» TASK DETAILS
Would you write the data out once more, exactly as it is?

==== INFORMATION SUPPLIED

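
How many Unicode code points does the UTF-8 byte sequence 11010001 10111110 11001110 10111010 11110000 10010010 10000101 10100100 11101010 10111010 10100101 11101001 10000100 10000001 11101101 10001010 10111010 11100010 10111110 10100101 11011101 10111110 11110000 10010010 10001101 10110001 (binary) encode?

Byte at offset 0: 0xD1 = 11010001 → 2-byte char (#1). Advance 2.
Byte at offset 2: 0xCE = 11001110 → 2-byte char (#2). Advance 2.
Byte at offset 4: 0xF0 = 11110000 → 4-byte char (#3). Advance 4.
Byte at offset 8: 0xEA = 11101010 → 3-byte char (#4). Advance 3.
Byte at offset 11: 0xE9 = 11101001 → 3-byte char (#5). Advance 3.
Byte at offset 14: 0xED = 11101101 → 3-byte char (#6). Advance 3.
Byte at offset 17: 0xE2 = 11100010 → 3-byte char (#7). Advance 3.
Byte at offset 20: 0xDD = 11011101 → 2-byte char (#8). Advance 2.
Byte at offset 22: 0xF0 = 11110000 → 4-byte char (#9). Advance 4.
Reached end at offset 26 after 9 code points.

9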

========

» SOLUTION TO THE PROBLEM
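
How many Unicode code points does the UTF-8 byte sequence 11010001 10111110 11001110 10111010 11110000 10010010 10000101 10100100 11101010 10111010 10100101 11101001 10000100 10000001 11101101 10001010 10111010 11100010 10111110 10100101 11011101 10111110 11110000 10010010 10001101 10110001 (binary) encode?

Byte at offset 0: 0xD1 = 11010001 → 2-byte char (#1). Advance 2.
Byte at offset 2: 0xCE = 11001110 → 2-byte char (#2). Advance 2.
Byte at offset 4: 0xF0 = 11110000 → 4-byte char (#3). Advance 4.
Byte at offset 8: 0xEA = 11101010 → 3-byte char (#4). Advance 3.
Byte at offset 11: 0xE9 = 11101001 → 3-byte char (#5). Advance 3.
Byte at offset 14: 0xED = 11101101 → 3-byte char (#6). Advance 3.
Byte at offset 17: 0xE2 = 11100010 → 3-byte char (#7). Advance 3.
Byte at offset 20: 0xDD = 11011101 → 2-byte char (#8). Advance 2.
Byte at offset 22: 0xF0 = 11110000 → 4-byte char (#9). Advance 4.
Reached end at offset 26 after 9 code points.

9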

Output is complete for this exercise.